▶ _YOUR OBJECTIVE_: Transcribe everything in the records, dropping and changing nothing.

▶ _INFORMATION SUPPLIED_:
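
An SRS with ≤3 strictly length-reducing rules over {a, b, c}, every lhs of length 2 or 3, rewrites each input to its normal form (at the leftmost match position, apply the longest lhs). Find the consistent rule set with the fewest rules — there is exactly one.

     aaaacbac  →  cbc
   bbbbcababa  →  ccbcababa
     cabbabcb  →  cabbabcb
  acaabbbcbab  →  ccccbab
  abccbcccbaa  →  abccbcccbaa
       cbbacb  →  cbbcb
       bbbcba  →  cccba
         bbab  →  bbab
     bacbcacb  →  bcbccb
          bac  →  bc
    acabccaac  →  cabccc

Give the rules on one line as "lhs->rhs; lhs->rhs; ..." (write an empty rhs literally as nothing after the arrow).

  | aaaacbac => aaacbac => aacbac => acbac => cbac => cbc
  | bbbbcababa => ccbcababa
  | cabbabcb
  | acaabbbcbab => caabbbcbab => caacccbab => cacccbab => ccccbab

ac->c; bbb->cc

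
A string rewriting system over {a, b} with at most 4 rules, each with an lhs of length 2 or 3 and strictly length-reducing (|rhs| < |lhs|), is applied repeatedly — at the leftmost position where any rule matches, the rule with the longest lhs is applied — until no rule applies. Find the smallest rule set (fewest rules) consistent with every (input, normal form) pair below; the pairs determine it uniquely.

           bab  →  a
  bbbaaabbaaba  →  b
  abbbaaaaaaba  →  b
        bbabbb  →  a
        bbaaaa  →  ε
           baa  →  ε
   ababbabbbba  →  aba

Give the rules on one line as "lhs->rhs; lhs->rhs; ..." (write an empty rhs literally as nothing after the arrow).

aa->b; bab->a; bb->; bbb->

  | bab => a
  | bbbaaabbaaba => aaabbaaba => babbaaba => abaaba => abbba => aa => b
  | abbbaaaaaaba => aaaaaaaba => baaaaaba => bbaaaba => aaaba => baba => aa => b
  | bbabbb => abbb => a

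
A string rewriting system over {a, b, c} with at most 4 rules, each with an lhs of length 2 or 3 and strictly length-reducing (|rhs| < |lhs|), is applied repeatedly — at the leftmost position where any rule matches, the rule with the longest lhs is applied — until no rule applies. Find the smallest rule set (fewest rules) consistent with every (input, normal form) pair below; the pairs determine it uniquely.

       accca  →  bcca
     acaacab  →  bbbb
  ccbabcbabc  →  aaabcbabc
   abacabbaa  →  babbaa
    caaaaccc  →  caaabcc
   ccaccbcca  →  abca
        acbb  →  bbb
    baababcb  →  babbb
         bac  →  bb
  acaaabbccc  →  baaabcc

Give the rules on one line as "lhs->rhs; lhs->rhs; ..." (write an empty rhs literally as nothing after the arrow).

aba->bb; ac->b; bbc->b; ccb->aa

  | accca => bcca
  | acaacab => baacab => babab => bbbb
  | ccbabcbabc => aaabcbabc
  | abacabbaa => bbcabbaa => babbaa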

▶ _RESPONSE TO THE EXERCISE_:
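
An SRS with ≤3 strictly length-reducing rules over {a, b, c}, every lhs of length 2 or 3, rewrites each input to its normal form (at the leftmost match position, apply the longest lhs). Find the consistent rule set with the fewest rules — there is exactly one.

     aaaacbac  →  cbc
   bbbbcababa  →  ccbcababa
     cabbabcb  →  cabbabcb
  acaabbbcbab  →  ccccbab
  abccbcccbaa  →  abccbcccbaa
       cbbacb  →  cbbcb
       bbbcba  →  cccba
         bbab  →  bbab
     bacbcacb  →  bcbccb
          bac  →  bc
    acabccaac  →  cabccc

Give the rules on one line as "lhs->rhs; lhs->rhs; ..." (write an empty rhs literally as nothing after the arrow).

  | aaaacbac => aaacbac => aacbac => acbac => cbac => cbc
  | bbbbcababa => ccbcababa
  | cabbabcb
  | acaabbbcbab => caabbbcbab => caacccbab => cacccbab => ccccbab

ac->c; bbb->cc

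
A string rewriting system over {a, b} with at most 4 rules, each with an lhs of length 2 or 3 and strictly length-reducing (|rhs| < |lhs|), is applied repeatedly — at the leftmost position where any rule matches, the rule with the longest lhs is applied — until no rule applies. Find the smallest rule set (fewest rules) consistent with every (input, normal form) pair below; the pairs determine it uniquely.

           bab  →  a
  bbbaaabbaaba  →  b
  abbbaaaaaaba  →  b
        bbabbb  →  a
        bbaaaa  →  ε
           baa  →  ε
   ababbabbbba  →  aba

Give the rules on one line as "lhs->rhs; lhs->rhs; ..." (write an empty rhs literally as nothing after the arrow).

aa->b; bab->a; bb->; bbb->

  | bab => a
  | bbbaaabbaaba => aaabbaaba => babbaaba => abaaba => abbba => aa => b
  | abbbaaaaaaba => aaaaaaaba => baaaaaba => bbaaaba => aaaba => baba => aa => b
  | bbabbb => abbb => a

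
A string rewriting system over {a, b, c} with at most 4 rules, each with an lhs of length 2 or 3 and strictly length-reducing (|rhs| < |lhs|), is applied repeatedly — at the leftmost position where any rule matches, the rule with the longest lhs is applied — until no rule applies. Find the smallest rule set (fewest rules) consistent with every (input, normal form) pair below; the pairs determine it uniquely.

       accca  →  bcca
     acaacab  →  bbbb
  ccbabcbabc  →  aaabcbabc
   abacabbaa  →  babbaa
    caaaaccc  →  caaabcc
   ccaccbcca  →  abca
        acbb  →  bbb
    baababcb  →  babbb
         bac  →  bb
  acaaabbccc  →  baaabcc

Give the rules on one line as "lhs->rhs; lhs->rhs; ..." (write an empty rhs literally as nothing after the arrow).

aba->bb; ac->b; bbc->b; ccb->aa

  | accca => bcca
  | acaacab => baacab => babab => bbbb
  | ccbabcbabc => aaabcbabc
  | abacabbaa => bbcabbaa => babbaa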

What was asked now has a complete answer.